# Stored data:
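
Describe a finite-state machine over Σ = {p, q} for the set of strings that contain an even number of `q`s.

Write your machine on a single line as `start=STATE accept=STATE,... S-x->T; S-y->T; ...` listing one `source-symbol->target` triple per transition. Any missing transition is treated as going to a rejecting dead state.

start=S0; accept=S0; S0-p->S0; S0-q->S1; S1-p->S1; S1-q->S0

Keep the running count of `q`s modulo 2: each `q` advances along the cycle S0 → S1 → S0 while other symbols loop. Accept at S0.
With 2 states:
        p   q  
>* S0   S0  S1 
   S1   S1  S0 
(> = start, * = accepting)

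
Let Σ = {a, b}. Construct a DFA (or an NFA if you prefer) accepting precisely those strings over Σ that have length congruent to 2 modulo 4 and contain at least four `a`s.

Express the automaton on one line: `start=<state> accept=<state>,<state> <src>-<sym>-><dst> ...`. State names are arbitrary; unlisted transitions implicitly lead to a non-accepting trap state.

start=q0 accept=q18,q19 q0-a->q1 q0-b->q2 q1-a->q3 q1-b->q4 q2-a->q4 q2-b->q5 q3-a->q6 q3-b->q7 q4-a->q7 q4-b->q8 q5-a->q8 q5-b->q9 q6-a->q10 q6-b->q11 q7-a->q11 q7-b->q12 q8-a->q12 q8-b->q13 q9-a->q13 q9-b->q0 q10-a->q14 q10-b->q15 q11-a->q15 q11-b->q16 q12-a->q16 q12-b->q17 q13-a->q17 q13-b->q1 q14-a->q18 q14-b->q18 q15-a->q18 q15-b->q19 q16-a->q19 q16-b->q20 q17-a->q20 q17-b->q3 q18-a->q21 q18-b->q21 q19-a->q21 q19-b->q22 q20-a->q22 q20-b->q6 q21-a->q23 q21-b->q23 q22-a->q23 q22-b->q10 q23-a->q14 q23-b->q14

Build one automaton per condition and run them in lockstep. The first has 4 states tracking the input length modulo 4; the second has 6 states tracking the count of `a`s, saturating at 5. A product state is a pair (one from each), accepting exactly when both do.
          a    b  
>  q0     q1   q2 
   q1     q3   q4 
   q2     q4   q5 
   q3     q6   q7 
   q4     q7   q8 
   q5     q8   q9 
   q6    q10  q11 
   q7    q11  q12 
   q8    q12  q13 
   q9    q13   q0 
   q10   q14  q15 
   q11   q15  q16 
   q12   q16  q17 
   q13   q17   q1 
   q14   q18  q18 
   q15   q18  q19 
   q16   q19  q20 
   q17   q20   q3 
 * q18   q21  q21 
 * q19   q21  q22 
   q20   q22   q6 
   q21   q23  q23 
   q22   q23  q10 
   q23   q14  q14 
(> = start, * = accepting)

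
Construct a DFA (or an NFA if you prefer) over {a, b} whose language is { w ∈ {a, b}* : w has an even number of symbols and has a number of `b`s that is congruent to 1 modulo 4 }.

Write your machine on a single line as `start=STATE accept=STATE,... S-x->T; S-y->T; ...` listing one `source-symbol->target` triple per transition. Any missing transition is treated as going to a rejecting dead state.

start=q0; accept=q3; q0-a->q1; q0-b->q2; q1-a->q0; q1-b->q3; q2-a->q3; q2-b->q4; q3-a->q2; q3-b->q5; q4-a->q5; q4-b->q6; q5-a->q4; q5-b->q7; q6-a->q7; q6-b->q0; q7-a->q6; q7-b->q1

Run two small machines in parallel and take their product. One (2 states) tracks the input length modulo 2; the other (4 states) tracks the count of `b`s modulo 4. Each combined state is a pair, one component from each; accept when both components accept.
An 8-state machine:
        a   b  
>  q0   q1  q2 
   q1   q0  q3 
   q2   q3  q4 
 * q3   q2  q5 
   q4   q5  q6 
   q5   q4  q7 
   q6   q7  q0 
   q7   q6  q1 
(> = start, * = accepting)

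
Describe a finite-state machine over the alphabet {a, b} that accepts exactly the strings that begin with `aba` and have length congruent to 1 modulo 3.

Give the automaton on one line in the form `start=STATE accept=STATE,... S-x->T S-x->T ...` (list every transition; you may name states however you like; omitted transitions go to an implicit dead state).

Run two small machines in parallel and take their product. One (5 states) tracks whether the input so far still matches the prefix `aba`; the other (3 states) tracks the input length modulo 3. Each combined state is a pair, one component from each; accept when both components accept.
        a   b  
>  q0   q1  q2 
   q1   q3  q4 
   q2   q3  q3 
   q3   q5  q5 
   q4   q6  q5 
   q5   q2  q2 
   q6   q7  q7 
 * q7   q8  q8 
   q8   q6  q6 
(> = start, * = accepting)

start=q0 accept=q7 q0-a->q1 q0-b->q2 q1-a->q3 q1-b->q4 q2-a->q3 q2-b->q3 q3-a->q5 q3-b->q5 q4-a->q6 q4-b->q5 q5-a->q2 q5-b->q2 q6-a->q7 q6-b->q7 q7-a->q8 q7-b->q8 q8-a->q6 q8-b->q6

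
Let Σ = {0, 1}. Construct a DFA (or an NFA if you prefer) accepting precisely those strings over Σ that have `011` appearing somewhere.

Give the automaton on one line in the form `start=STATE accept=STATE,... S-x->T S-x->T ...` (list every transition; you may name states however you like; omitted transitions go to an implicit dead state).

start=q0 accept=q3 q0-0->q1 q0-1->q0 q1-0->q1 q1-1->q2 q2-0->q1 q2-1->q3 q3-0->q3 q3-1->q3

Track how much of `011` has been matched so far: state q0 is no progress, q3 is the absorbing accept state reached once `011` has occurred. Intermediate states record partial matches; on a mismatch, fall back to the longest reusable overlap.
A 4-state machine:
        0   1  
>  q0   q1  q0 
   q1   q1  q2 
   q2   q1  q3 
 * q3   q3  q3 
(> = start, * = accepting)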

# What is expected:
Within the records, filter for lines that contain the word "precisely" and show each one.

# Answer area:
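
Let Σ = {a, b}. Construct a DFA (or an NFA if you prefer) accepting precisely those strings over Σ that have length congruent to 2 modulo 4 and contain at least four `a`s.
Let Σ = {0, 1}. Construct a DFA (or an NFA if you prefer) accepting precisely those strings over Σ that have `011` appearing somewhere.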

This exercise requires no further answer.